(Stored items)
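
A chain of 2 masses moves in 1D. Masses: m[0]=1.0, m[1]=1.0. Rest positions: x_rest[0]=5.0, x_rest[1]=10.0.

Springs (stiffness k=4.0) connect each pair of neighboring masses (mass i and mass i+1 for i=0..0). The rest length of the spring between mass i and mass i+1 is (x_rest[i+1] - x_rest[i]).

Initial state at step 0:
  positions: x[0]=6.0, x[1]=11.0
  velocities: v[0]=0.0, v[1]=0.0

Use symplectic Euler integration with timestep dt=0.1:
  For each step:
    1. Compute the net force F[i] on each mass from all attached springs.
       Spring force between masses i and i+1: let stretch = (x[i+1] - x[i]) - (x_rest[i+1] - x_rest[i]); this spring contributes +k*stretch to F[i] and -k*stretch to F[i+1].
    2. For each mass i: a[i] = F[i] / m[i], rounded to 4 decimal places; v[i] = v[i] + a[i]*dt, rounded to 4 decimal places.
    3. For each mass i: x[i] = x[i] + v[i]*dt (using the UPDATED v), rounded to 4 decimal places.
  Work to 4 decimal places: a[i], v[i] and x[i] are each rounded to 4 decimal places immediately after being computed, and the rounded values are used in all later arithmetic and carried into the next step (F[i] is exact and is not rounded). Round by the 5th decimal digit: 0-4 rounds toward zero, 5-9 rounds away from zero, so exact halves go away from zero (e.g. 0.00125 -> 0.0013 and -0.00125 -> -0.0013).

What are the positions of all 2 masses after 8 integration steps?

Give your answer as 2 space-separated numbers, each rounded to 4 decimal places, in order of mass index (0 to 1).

Answer: 6.0000 11.0000

Derivation:
Step 0: x=[6.0000 11.0000] v=[0.0000 0.0000]
Step 1: x=[6.0000 11.0000] v=[0.0000 0.0000]
Step 2: x=[6.0000 11.0000] v=[0.0000 0.0000]
Step 3: x=[6.0000 11.0000] v=[0.0000 0.0000]
Step 4: x=[6.0000 11.0000] v=[0.0000 0.0000]
Step 5: x=[6.0000 11.0000] v=[0.0000 0.0000]
Step 6: x=[6.0000 11.0000] v=[0.0000 0.0000]
Step 7: x=[6.0000 11.0000] v=[0.0000 0.0000]
Step 8: x=[6.0000 11.0000] v=[0.0000 0.0000]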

- [WORK REQUEST] Please return the lines above that run from the line containing "velocities: v[0]=0.0, v[1]=0.0" to the line containing "3. For each", inclusive, exactly and with no other lines.

- [YOUR SOLUTION]
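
  velocities: v[0]=0.0, v[1]=0.0

Use symplectic Euler integration with timestep dt=0.1:
  For each step:
    1. Compute the net force F[i] on each mass from all attached springs.
       Spring force between masses i and i+1: let stretch = (x[i+1] - x[i]) - (x_rest[i+1] - x_rest[i]); this spring contributes +k*stretch to F[i] and -k*stretch to F[i+1].
    2. For each mass i: a[i] = F[i] / m[i], rounded to 4 decimal places; v[i] = v[i] + a[i]*dt, rounded to 4 decimal places.
    3. For each mass i: x[i] = x[i] + v[i]*dt (using the UPDATED v), rounded to 4 decimal places.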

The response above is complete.